■ Required work ■
When you come to the line with "Average code length L", begin repeating; continue exactly through the final line of the records and include nothing from before.

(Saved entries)

----------

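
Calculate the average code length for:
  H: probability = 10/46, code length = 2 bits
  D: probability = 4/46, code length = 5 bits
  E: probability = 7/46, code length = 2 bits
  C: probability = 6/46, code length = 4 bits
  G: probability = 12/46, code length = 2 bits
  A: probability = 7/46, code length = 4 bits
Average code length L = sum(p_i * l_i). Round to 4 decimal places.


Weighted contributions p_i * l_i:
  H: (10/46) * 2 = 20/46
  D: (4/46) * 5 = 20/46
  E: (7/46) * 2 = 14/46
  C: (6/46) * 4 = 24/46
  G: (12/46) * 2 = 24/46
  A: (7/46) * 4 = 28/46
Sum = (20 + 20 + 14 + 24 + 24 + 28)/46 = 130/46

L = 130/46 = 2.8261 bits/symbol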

----------

■ Task solution ■
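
Average code length L = sum(p_i * l_i). Round to 4 decimal places.


Weighted contributions p_i * l_i:
  H: (10/46) * 2 = 20/46
  D: (4/46) * 5 = 20/46
  E: (7/46) * 2 = 14/46
  C: (6/46) * 4 = 24/46
  G: (12/46) * 2 = 24/46
  A: (7/46) * 4 = 28/46
Sum = (20 + 20 + 14 + 24 + 24 + 28)/46 = 130/46

L = 130/46 = 2.8261 bits/symbol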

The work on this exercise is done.